- [Try it]: Pull out every line with the word "aircraft" from the entries below.

--- Source records Enclosed Below ---

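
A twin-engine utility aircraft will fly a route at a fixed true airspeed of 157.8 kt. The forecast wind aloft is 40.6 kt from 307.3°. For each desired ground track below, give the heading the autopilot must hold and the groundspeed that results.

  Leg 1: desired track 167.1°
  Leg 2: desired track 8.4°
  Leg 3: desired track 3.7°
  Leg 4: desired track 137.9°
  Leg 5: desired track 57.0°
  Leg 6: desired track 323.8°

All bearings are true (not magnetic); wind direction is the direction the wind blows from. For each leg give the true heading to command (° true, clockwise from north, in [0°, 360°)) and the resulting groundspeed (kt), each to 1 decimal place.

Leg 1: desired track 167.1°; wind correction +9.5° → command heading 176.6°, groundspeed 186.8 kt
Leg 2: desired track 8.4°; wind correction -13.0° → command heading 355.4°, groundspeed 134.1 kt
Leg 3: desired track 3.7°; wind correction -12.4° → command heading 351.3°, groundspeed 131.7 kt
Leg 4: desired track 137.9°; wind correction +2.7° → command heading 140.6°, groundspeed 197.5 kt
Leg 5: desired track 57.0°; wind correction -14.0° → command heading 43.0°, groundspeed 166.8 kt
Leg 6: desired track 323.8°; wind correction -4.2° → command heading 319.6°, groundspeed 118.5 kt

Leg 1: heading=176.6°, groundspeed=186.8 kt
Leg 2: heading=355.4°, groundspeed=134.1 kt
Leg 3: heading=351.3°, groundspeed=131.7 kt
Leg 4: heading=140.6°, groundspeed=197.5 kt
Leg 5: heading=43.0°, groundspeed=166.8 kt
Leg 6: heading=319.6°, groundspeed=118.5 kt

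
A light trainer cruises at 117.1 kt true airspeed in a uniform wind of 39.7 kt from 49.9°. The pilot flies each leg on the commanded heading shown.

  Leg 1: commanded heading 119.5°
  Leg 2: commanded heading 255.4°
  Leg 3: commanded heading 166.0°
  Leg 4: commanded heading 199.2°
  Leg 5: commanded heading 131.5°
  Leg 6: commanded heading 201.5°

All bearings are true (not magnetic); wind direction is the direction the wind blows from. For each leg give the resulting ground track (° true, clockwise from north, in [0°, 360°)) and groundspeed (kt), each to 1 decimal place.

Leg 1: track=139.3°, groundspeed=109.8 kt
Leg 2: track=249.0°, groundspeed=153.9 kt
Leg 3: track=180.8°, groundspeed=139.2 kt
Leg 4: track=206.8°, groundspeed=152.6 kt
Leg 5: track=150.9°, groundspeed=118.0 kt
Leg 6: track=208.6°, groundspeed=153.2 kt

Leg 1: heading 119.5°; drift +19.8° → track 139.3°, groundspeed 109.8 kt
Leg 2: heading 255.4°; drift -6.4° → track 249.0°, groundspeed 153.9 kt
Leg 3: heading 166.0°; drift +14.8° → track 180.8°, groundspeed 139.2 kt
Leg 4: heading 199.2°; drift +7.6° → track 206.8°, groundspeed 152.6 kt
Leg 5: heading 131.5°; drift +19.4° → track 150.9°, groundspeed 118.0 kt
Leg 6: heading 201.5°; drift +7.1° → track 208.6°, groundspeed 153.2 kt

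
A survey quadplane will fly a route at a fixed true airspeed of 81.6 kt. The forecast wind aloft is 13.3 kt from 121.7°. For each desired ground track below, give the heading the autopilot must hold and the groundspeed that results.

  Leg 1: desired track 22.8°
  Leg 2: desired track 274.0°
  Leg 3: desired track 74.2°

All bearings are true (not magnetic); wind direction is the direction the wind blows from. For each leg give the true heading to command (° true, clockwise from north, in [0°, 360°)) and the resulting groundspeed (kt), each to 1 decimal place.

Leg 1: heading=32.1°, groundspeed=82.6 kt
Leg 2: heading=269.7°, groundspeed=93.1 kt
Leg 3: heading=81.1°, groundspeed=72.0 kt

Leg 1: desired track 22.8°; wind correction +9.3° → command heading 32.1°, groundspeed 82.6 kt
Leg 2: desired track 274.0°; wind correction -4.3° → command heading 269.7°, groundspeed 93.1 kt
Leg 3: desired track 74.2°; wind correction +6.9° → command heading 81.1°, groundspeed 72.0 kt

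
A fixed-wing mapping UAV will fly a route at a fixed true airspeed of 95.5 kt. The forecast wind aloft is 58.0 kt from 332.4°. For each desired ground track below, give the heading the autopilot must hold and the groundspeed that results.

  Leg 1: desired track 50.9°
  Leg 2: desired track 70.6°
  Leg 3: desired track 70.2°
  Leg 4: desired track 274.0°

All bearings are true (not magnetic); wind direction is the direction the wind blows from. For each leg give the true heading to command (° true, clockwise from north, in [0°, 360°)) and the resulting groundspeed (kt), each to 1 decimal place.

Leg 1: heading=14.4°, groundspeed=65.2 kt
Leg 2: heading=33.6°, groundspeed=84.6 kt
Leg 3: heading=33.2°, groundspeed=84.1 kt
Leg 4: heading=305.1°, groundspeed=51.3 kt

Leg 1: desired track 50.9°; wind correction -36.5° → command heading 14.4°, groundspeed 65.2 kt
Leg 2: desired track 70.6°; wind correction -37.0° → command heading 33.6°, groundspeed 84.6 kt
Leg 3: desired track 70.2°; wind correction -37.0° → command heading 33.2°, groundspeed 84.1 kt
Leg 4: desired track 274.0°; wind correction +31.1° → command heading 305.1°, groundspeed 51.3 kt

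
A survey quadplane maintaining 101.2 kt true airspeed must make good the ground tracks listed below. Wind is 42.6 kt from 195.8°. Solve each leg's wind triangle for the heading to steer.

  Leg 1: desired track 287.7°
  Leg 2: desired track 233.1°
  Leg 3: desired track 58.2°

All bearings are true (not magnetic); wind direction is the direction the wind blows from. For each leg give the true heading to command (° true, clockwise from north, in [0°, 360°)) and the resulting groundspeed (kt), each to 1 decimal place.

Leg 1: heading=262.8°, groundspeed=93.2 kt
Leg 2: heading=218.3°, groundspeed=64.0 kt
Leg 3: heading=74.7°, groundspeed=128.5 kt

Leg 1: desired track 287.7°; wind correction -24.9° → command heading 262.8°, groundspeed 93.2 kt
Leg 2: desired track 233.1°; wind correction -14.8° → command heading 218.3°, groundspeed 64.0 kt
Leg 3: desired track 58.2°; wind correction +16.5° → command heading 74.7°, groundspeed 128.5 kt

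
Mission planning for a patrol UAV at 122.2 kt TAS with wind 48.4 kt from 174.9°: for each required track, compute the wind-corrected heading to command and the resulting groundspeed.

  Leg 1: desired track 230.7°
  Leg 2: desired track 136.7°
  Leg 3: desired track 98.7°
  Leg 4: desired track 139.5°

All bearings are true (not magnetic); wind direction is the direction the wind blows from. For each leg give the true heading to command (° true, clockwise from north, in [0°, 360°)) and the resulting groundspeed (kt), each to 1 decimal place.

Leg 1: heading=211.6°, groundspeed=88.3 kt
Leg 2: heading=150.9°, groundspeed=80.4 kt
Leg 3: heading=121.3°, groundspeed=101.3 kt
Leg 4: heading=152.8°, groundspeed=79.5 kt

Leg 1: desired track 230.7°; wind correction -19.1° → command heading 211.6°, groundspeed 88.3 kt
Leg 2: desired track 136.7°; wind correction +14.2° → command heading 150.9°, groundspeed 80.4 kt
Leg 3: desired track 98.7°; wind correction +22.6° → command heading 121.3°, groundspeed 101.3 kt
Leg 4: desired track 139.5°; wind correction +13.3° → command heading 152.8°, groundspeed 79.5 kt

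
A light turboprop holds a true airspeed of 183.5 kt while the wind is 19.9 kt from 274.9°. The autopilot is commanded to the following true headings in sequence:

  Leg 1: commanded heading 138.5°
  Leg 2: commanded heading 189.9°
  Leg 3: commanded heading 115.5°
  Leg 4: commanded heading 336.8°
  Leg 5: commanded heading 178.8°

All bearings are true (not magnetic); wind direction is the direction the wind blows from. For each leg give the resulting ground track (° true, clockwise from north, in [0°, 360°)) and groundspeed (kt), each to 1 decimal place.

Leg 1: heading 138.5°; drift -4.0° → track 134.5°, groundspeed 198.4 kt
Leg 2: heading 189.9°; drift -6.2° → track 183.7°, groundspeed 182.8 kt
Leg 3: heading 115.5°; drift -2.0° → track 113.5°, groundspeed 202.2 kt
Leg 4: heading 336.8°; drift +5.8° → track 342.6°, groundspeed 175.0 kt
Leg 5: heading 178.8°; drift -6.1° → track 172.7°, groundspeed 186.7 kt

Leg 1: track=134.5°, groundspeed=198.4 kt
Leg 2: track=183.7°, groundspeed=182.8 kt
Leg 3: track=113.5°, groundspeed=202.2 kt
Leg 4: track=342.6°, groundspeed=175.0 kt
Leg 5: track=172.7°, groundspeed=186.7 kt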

--- End of Enclosed Source records ---
--- Source records Enclosed Below ---

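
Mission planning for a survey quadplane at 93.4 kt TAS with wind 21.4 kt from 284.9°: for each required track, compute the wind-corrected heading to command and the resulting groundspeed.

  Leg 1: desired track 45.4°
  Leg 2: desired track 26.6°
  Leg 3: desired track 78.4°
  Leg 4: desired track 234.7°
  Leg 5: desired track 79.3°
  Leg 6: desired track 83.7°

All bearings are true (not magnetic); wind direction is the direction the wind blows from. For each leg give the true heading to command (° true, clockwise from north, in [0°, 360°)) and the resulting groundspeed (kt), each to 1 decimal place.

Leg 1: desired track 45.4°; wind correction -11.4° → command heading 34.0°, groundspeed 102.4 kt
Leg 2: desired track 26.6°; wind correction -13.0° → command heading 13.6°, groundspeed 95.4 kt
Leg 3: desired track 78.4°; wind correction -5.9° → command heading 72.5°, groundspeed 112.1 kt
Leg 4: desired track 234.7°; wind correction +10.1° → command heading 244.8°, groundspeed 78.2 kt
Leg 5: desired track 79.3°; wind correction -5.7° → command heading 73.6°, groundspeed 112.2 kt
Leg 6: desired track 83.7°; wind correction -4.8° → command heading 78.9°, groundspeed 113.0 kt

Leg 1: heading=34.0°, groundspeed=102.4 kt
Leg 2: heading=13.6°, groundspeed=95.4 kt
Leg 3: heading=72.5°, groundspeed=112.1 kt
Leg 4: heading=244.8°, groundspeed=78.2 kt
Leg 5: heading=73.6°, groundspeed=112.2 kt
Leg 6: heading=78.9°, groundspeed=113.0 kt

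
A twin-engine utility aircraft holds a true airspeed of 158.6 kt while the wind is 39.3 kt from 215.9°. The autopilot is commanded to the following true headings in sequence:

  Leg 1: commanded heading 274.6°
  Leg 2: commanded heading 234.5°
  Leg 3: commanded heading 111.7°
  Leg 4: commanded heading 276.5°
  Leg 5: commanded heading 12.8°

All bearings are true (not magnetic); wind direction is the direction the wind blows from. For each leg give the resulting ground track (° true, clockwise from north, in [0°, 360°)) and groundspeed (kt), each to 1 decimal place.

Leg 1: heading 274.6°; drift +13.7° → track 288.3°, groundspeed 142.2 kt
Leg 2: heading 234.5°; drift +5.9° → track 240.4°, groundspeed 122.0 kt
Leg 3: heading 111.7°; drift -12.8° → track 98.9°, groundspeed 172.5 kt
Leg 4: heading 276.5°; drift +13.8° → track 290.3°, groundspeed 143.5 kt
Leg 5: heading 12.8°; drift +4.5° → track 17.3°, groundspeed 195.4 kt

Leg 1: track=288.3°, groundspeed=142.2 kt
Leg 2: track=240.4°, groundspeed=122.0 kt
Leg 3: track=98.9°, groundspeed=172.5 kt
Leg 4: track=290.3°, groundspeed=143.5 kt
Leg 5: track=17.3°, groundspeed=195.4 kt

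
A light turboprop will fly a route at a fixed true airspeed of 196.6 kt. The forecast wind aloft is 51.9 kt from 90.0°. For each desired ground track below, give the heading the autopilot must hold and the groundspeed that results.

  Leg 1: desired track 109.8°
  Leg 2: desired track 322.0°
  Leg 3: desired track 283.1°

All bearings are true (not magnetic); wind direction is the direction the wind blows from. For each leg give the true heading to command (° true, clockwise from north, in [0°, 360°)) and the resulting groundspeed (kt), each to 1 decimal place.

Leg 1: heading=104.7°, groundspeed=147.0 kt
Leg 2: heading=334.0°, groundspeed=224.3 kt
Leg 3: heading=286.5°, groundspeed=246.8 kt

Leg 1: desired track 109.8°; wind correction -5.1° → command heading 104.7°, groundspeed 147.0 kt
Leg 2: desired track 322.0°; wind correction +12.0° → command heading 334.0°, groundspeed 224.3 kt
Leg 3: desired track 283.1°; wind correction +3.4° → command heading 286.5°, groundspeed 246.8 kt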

--- End of Enclosed Source records ---
--- Source records Enclosed Below ---

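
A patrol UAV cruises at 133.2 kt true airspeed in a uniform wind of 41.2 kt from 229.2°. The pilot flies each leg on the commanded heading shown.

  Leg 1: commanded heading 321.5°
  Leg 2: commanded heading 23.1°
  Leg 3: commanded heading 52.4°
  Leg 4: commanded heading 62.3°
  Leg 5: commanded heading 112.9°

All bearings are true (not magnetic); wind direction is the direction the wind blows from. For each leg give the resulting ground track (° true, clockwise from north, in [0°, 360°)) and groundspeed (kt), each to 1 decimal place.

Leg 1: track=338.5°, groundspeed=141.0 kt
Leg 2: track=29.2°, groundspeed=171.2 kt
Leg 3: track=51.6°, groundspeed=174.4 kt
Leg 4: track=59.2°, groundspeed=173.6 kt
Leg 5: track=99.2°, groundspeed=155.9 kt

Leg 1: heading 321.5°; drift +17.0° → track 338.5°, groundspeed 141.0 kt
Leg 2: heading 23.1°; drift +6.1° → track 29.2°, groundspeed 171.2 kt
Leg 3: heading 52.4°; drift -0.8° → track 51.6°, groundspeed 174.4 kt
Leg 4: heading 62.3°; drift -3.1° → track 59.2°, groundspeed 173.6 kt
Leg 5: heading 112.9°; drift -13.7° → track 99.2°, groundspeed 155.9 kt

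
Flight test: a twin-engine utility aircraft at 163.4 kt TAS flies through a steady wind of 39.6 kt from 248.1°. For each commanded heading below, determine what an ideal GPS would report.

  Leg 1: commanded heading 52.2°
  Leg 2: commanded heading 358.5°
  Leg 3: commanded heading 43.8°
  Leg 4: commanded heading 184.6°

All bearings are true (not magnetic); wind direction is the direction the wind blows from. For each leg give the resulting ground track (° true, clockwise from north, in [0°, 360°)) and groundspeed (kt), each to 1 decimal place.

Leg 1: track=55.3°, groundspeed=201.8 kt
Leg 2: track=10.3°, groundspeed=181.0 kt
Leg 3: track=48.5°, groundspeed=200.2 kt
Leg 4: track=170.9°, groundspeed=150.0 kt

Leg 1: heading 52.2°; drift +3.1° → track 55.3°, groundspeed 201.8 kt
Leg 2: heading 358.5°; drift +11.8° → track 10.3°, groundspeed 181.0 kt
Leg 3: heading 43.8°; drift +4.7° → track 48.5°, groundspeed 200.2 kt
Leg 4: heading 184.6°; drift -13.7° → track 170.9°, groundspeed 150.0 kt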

--- End of Enclosed Source records ---

- [Response area]:
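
A twin-engine utility aircraft will fly a route at a fixed true airspeed of 157.8 kt. The forecast wind aloft is 40.6 kt from 307.3°. For each desired ground track below, give the heading the autopilot must hold and the groundspeed that results.
A twin-engine utility aircraft holds a true airspeed of 158.6 kt while the wind is 39.3 kt from 215.9°. The autopilot is commanded to the following true headings in sequence:
Flight test: a twin-engine utility aircraft at 163.4 kt TAS flies through a steady wind of 39.6 kt from 248.1°. For each commanded heading below, determine what an ideal GPS would report.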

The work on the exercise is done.